> **Available records**
━━━━━━━━━━

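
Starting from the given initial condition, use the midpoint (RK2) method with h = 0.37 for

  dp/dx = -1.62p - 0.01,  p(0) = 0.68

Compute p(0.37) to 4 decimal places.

0.3920

Midpoint: k1 = f(x_n, p_n); k2 = f(x_n + h/2, p_n + (h/2)·k1); p_{n+1} = p_n + h·k2.
x=0.000000, p=0.680000:
  k1 = f(0.000000, 0.680000) = -1.111600
  k2 = f(0.185000, 0.474354) = -0.778453
  p ← 0.680000 + 0.37·(-0.778453) = 0.391972
p(0.37) ≈ 0.3920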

━━━━━━━━━━

> **Work required**
Start to finish, transcribe the listing above exactly.

> **Solution for this problem**
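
Starting from the given initial condition, use the midpoint (RK2) method with h = 0.37 for

  dp/dx = -1.62p - 0.01,  p(0) = 0.68

Compute p(0.37) to 4 decimal places.

0.3920

Midpoint: k1 = f(x_n, p_n); k2 = f(x_n + h/2, p_n + (h/2)·k1); p_{n+1} = p_n + h·k2.
x=0.000000, p=0.680000:
  k1 = f(0.000000, 0.680000) = -1.111600
  k2 = f(0.185000, 0.474354) = -0.778453
  p ← 0.680000 + 0.37·(-0.778453) = 0.391972
p(0.37) ≈ 0.3920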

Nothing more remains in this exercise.